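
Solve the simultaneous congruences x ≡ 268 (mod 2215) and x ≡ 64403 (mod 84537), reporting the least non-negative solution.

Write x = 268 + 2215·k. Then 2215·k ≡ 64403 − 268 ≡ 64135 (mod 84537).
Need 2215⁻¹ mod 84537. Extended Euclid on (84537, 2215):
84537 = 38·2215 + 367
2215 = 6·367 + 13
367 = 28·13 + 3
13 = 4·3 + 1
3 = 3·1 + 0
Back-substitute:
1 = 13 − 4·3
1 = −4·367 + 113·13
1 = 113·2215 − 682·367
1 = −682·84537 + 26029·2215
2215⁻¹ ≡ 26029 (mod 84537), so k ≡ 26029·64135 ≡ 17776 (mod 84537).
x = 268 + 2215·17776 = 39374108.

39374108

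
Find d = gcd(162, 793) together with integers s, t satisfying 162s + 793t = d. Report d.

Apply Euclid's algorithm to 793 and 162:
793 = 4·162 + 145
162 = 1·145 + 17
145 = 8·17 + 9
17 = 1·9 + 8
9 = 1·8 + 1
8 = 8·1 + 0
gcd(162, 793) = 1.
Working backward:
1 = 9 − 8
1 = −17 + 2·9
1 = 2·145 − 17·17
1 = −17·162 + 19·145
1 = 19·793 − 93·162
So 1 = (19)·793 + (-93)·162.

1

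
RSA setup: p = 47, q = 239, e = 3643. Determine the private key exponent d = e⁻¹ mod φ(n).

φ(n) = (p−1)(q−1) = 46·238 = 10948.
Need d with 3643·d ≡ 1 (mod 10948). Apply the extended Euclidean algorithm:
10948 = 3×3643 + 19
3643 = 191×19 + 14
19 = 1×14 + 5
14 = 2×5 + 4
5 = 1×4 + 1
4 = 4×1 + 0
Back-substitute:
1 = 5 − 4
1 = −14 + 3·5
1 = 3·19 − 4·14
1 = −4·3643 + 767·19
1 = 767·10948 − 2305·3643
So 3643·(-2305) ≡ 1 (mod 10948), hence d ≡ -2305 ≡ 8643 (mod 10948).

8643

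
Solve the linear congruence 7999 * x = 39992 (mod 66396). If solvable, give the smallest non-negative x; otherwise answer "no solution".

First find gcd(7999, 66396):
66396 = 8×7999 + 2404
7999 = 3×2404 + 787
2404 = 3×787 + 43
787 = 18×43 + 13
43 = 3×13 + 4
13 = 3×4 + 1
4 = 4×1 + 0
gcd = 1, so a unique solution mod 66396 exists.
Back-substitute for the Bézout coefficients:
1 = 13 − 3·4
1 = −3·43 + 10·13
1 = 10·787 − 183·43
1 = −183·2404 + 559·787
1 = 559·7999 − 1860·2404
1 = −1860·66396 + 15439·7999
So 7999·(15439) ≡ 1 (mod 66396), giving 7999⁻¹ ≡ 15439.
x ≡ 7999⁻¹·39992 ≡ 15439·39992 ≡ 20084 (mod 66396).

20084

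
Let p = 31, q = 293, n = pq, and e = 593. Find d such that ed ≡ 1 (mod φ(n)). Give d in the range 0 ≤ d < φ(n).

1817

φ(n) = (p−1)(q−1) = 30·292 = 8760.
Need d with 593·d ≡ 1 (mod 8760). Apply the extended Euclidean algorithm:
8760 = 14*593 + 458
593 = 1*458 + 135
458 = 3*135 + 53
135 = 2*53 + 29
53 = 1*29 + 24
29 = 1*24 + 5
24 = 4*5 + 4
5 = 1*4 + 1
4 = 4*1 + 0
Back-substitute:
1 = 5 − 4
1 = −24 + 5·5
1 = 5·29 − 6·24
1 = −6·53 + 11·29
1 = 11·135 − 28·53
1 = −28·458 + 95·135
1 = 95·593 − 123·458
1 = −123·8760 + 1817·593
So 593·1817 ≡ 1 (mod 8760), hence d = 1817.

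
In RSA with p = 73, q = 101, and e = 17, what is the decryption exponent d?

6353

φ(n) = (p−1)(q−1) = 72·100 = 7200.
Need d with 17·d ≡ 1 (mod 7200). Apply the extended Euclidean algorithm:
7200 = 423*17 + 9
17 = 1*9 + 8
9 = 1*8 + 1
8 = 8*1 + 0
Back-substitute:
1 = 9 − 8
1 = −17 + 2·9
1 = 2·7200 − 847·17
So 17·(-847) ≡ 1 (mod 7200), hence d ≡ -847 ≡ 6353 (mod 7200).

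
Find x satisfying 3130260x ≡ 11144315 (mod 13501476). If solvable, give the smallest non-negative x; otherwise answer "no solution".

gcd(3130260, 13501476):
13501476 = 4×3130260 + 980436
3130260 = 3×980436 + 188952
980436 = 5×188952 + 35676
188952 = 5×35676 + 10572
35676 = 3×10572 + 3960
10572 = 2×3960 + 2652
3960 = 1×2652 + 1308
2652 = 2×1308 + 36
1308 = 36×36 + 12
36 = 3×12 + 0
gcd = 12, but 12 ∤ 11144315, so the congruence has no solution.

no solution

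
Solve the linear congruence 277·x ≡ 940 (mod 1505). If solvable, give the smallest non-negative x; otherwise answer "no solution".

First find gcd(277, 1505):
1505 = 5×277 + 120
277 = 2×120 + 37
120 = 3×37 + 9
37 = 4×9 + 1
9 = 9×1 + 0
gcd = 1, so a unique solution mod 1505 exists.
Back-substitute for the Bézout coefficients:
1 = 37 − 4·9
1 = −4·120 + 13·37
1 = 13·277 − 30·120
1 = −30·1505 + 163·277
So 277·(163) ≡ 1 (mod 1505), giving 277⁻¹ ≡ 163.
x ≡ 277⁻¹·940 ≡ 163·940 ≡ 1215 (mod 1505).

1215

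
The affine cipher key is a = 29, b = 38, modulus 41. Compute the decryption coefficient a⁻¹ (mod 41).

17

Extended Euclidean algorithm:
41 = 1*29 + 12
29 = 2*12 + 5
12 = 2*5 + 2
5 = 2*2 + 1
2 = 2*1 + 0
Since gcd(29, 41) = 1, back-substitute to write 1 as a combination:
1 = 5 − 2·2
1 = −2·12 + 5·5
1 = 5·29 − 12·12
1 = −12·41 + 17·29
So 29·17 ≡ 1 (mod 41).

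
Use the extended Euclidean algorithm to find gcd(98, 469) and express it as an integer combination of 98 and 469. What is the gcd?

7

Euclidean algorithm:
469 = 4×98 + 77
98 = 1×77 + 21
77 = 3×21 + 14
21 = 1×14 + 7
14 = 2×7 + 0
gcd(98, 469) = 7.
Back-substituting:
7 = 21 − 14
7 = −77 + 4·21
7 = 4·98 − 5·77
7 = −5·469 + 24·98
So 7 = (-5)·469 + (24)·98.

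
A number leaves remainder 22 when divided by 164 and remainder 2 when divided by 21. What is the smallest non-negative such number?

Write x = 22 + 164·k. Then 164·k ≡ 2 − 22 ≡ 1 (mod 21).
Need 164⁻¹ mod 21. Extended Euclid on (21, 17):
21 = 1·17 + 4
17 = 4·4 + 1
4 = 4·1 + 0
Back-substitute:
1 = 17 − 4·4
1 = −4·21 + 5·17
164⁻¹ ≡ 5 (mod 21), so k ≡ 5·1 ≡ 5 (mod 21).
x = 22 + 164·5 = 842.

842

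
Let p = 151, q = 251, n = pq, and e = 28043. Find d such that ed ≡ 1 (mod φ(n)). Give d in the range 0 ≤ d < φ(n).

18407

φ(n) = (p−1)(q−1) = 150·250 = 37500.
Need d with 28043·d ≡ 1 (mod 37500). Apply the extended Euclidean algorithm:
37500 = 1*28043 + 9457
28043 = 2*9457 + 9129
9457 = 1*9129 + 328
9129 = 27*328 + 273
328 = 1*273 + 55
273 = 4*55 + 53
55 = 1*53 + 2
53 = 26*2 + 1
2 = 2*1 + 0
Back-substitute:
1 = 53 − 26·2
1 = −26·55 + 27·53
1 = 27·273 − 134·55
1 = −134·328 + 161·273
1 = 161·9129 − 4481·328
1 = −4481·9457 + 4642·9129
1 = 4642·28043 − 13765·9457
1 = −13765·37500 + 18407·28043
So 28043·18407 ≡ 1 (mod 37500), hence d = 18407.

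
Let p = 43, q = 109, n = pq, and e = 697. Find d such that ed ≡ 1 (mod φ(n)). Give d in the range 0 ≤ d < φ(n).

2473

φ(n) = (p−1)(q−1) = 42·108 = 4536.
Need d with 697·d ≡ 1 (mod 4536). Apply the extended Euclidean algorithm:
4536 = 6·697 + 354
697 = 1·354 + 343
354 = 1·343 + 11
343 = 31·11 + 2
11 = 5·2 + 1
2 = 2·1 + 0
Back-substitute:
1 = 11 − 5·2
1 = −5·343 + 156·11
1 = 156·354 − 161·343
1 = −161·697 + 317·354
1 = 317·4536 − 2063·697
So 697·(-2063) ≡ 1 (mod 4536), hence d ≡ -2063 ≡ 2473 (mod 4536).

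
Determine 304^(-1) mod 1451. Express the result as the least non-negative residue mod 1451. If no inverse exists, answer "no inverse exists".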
========================================
Retype exactly, and only, the lines that run from the one with "Let p = 151, q" through the final line of the entries.

Solution for this exercise:
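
Let p = 151, q = 251, n = pq, and e = 28043. Find d such that ed ≡ 1 (mod φ(n)). Give d in the range 0 ≤ d < φ(n).

18407

φ(n) = (p−1)(q−1) = 150·250 = 37500.
Need d with 28043·d ≡ 1 (mod 37500). Apply the extended Euclidean algorithm:
37500 = 1*28043 + 9457
28043 = 2*9457 + 9129
9457 = 1*9129 + 328
9129 = 27*328 + 273
328 = 1*273 + 55
273 = 4*55 + 53
55 = 1*53 + 2
53 = 26*2 + 1
2 = 2*1 + 0
Back-substitute:
1 = 53 − 26·2
1 = −26·55 + 27·53
1 = 27·273 − 134·55
1 = −134·328 + 161·273
1 = 161·9129 − 4481·328
1 = −4481·9457 + 4642·9129
1 = 4642·28043 − 13765·9457
1 = −13765·37500 + 18407·28043
So 28043·18407 ≡ 1 (mod 37500), hence d = 18407.

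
Let p = 43, q = 109, n = pq, and e = 697. Find d such that ed ≡ 1 (mod φ(n)). Give d in the range 0 ≤ d < φ(n).

2473

φ(n) = (p−1)(q−1) = 42·108 = 4536.
Need d with 697·d ≡ 1 (mod 4536). Apply the extended Euclidean algorithm:
4536 = 6·697 + 354
697 = 1·354 + 343
354 = 1·343 + 11
343 = 31·11 + 2
11 = 5·2 + 1
2 = 2·1 + 0
Back-substitute:
1 = 11 − 5·2
1 = −5·343 + 156·11
1 = 156·354 − 161·343
1 = −161·697 + 317·354
1 = 317·4536 − 2063·697
So 697·(-2063) ≡ 1 (mod 4536), hence d ≡ -2063 ≡ 2473 (mod 4536).

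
Determine 304^(-1) mod 1451. Express the result as the least non-negative residue mod 1451. If no inverse exists, answer "no inverse exists".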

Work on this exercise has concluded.